Task instructions ▸ A full and exact copy of the listing that follows is needed.
##### Source records
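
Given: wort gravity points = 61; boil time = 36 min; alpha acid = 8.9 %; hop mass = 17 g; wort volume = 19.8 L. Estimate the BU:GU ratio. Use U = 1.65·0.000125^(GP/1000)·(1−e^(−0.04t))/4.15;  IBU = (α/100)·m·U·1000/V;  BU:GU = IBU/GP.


U = 1.65·0.000125^(61/1000)·(1−e^(−0.04·36))/4.15 = 0.1754
IBU = (8.9/100)·17·0.1754·1000/19.8 = 13.3994
BU:GU = 13.3994/61

0.2197


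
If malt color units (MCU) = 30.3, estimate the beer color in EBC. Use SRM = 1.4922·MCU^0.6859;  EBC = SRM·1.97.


SRM = 1.4922·30.3^0.6859 = 15.4863
EBC = 15.4863·1.97

30.5081 EBC


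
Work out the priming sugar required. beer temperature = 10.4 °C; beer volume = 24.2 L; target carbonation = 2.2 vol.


residual = 14.695·(0.01821 + 0.09011·e^(−0.04·T));  sugar = (target − residual)·4.0·V
residual = 14.695·(0.01821 + 0.09011·e^(−0.04·10.4)) = 1.1411
sugar = (2.2 − 1.1411)·4.0·24.2

102.4993 g


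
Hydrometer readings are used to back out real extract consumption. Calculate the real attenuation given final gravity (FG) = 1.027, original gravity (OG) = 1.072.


AA = (OG−FG)/(OG−1)·100;  RA = AA·0.8192
AA = (1.072 − 1.027)/(1.072 − 1)·100 = 62.5000
RA = 62.5000·0.8192

51.2000 %


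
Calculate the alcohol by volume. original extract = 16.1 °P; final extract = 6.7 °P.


SG = 259/(259 − P);  ABV = (OG − FG)·131.25
OG = 259/(259 − 16.1) = 1.0663
FG = 259/(259 − 6.7) = 1.0266
ABV = (1.0663 − 1.0266)·131.25

5.2141 % ABV


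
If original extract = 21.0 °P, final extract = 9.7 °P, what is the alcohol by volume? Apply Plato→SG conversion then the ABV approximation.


SG = 259/(259 − P);  ABV = (OG − FG)·131.25
OG = 259/(259 − 21.0) = 1.0882
FG = 259/(259 − 9.7) = 1.0389
ABV = (1.0882 − 1.0389)·131.25

6.4741 % ABV


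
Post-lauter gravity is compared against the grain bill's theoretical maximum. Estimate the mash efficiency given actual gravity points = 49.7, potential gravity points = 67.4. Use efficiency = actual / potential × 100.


efficiency = 49.7 / 67.4 × 100

73.7389 %


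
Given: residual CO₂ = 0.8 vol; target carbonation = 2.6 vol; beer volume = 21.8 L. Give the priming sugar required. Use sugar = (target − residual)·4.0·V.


sugar = (2.6 − 0.8)·4.0·21.8

156.9600 g


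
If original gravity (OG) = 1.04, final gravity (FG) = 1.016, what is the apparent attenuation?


AA = (OG − FG)/(OG − 1) · 100
AA = (1.04 − 1.016)/(1.04 − 1) · 100

60.0000 %


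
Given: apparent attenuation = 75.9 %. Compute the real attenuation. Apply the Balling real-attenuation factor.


RA = AA · 0.8192
RA = 75.9 · 0.8192

62.1773 %


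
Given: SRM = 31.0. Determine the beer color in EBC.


EBC = SRM · 1.97
EBC = 31.0 · 1.97

61.0700 EBC


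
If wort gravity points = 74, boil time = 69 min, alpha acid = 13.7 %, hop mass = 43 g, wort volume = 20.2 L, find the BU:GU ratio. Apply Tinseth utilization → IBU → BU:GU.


U = 1.65·0.000125^(GP/1000)·(1−e^(−0.04t))/4.15;  IBU = (α/100)·m·U·1000/V;  BU:GU = IBU/GP
U = 1.65·0.000125^(74/1000)·(1−e^(−0.04·69))/4.15 = 0.1915
IBU = (13.7/100)·43·0.1915·1000/20.2 = 55.8533
BU:GU = 55.8533/74

0.7548


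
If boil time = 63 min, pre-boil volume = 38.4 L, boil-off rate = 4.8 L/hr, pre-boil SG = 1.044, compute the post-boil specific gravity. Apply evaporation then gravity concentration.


V_post = V_pre − rate·(t/60);  SG_post = 1 + (SG_pre−1)·V_pre/V_post
V_post = 38.4 − 4.8·(63/60) = 33.3600
SG_post = 1 + (1.044 − 1)·38.4/33.3600

1.0506


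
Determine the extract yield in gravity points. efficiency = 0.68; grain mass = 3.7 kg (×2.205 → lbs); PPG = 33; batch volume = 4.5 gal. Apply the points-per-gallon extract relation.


points = lbs × PPG × eff / vol
lbs = 3.7 × 2.205 = 8.1585
points = 8.1585 × 33 × 0.68 / 4.5

40.6837 points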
##########
Result of this exercise ▸
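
Given: wort gravity points = 61; boil time = 36 min; alpha acid = 8.9 %; hop mass = 17 g; wort volume = 19.8 L. Estimate the BU:GU ratio. Use U = 1.65·0.000125^(GP/1000)·(1−e^(−0.04t))/4.15;  IBU = (α/100)·m·U·1000/V;  BU:GU = IBU/GP.


U = 1.65·0.000125^(61/1000)·(1−e^(−0.04·36))/4.15 = 0.1754
IBU = (8.9/100)·17·0.1754·1000/19.8 = 13.3994
BU:GU = 13.3994/61

0.2197


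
If malt color units (MCU) = 30.3, estimate the beer color in EBC. Use SRM = 1.4922·MCU^0.6859;  EBC = SRM·1.97.


SRM = 1.4922·30.3^0.6859 = 15.4863
EBC = 15.4863·1.97

30.5081 EBC


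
Work out the priming sugar required. beer temperature = 10.4 °C; beer volume = 24.2 L; target carbonation = 2.2 vol.


residual = 14.695·(0.01821 + 0.09011·e^(−0.04·T));  sugar = (target − residual)·4.0·V
residual = 14.695·(0.01821 + 0.09011·e^(−0.04·10.4)) = 1.1411
sugar = (2.2 − 1.1411)·4.0·24.2

102.4993 g


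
Hydrometer readings are used to back out real extract consumption. Calculate the real attenuation given final gravity (FG) = 1.027, original gravity (OG) = 1.072.


AA = (OG−FG)/(OG−1)·100;  RA = AA·0.8192
AA = (1.072 − 1.027)/(1.072 − 1)·100 = 62.5000
RA = 62.5000·0.8192

51.2000 %


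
Calculate the alcohol by volume. original extract = 16.1 °P; final extract = 6.7 °P.


SG = 259/(259 − P);  ABV = (OG − FG)·131.25
OG = 259/(259 − 16.1) = 1.0663
FG = 259/(259 − 6.7) = 1.0266
ABV = (1.0663 − 1.0266)·131.25

5.2141 % ABV


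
If original extract = 21.0 °P, final extract = 9.7 °P, what is the alcohol by volume? Apply Plato→SG conversion then the ABV approximation.


SG = 259/(259 − P);  ABV = (OG − FG)·131.25
OG = 259/(259 − 21.0) = 1.0882
FG = 259/(259 − 9.7) = 1.0389
ABV = (1.0882 − 1.0389)·131.25

6.4741 % ABV


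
Post-lauter gravity is compared against the grain bill's theoretical maximum. Estimate the mash efficiency given actual gravity points = 49.7, potential gravity points = 67.4. Use efficiency = actual / potential × 100.


efficiency = 49.7 / 67.4 × 100

73.7389 %


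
Given: residual CO₂ = 0.8 vol; target carbonation = 2.6 vol; beer volume = 21.8 L. Give the priming sugar required. Use sugar = (target − residual)·4.0·V.


sugar = (2.6 − 0.8)·4.0·21.8

156.9600 g


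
If original gravity (OG) = 1.04, final gravity (FG) = 1.016, what is the apparent attenuation?


AA = (OG − FG)/(OG − 1) · 100
AA = (1.04 − 1.016)/(1.04 − 1) · 100

60.0000 %


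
Given: apparent attenuation = 75.9 %. Compute the real attenuation. Apply the Balling real-attenuation factor.


RA = AA · 0.8192
RA = 75.9 · 0.8192

62.1773 %


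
Given: SRM = 31.0. Determine the beer color in EBC.


EBC = SRM · 1.97
EBC = 31.0 · 1.97

61.0700 EBC


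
If wort gravity points = 74, boil time = 69 min, alpha acid = 13.7 %, hop mass = 43 g, wort volume = 20.2 L, find the BU:GU ratio. Apply Tinseth utilization → IBU → BU:GU.


U = 1.65·0.000125^(GP/1000)·(1−e^(−0.04t))/4.15;  IBU = (α/100)·m·U·1000/V;  BU:GU = IBU/GP
U = 1.65·0.000125^(74/1000)·(1−e^(−0.04·69))/4.15 = 0.1915
IBU = (13.7/100)·43·0.1915·1000/20.2 = 55.8533
BU:GU = 55.8533/74

0.7548


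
If boil time = 63 min, pre-boil volume = 38.4 L, boil-off rate = 4.8 L/hr, pre-boil SG = 1.044, compute the post-boil specific gravity. Apply evaporation then gravity concentration.


V_post = V_pre − rate·(t/60);  SG_post = 1 + (SG_pre−1)·V_pre/V_post
V_post = 38.4 − 4.8·(63/60) = 33.3600
SG_post = 1 + (1.044 − 1)·38.4/33.3600

1.0506


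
Determine the extract yield in gravity points. efficiency = 0.68; grain mass = 3.7 kg (×2.205 → lbs); PPG = 33; batch volume = 4.5 gal. Apply the points-per-gallon extract relation.


points = lbs × PPG × eff / vol
lbs = 3.7 × 2.205 = 8.1585
points = 8.1585 × 33 × 0.68 / 4.5

40.6837 points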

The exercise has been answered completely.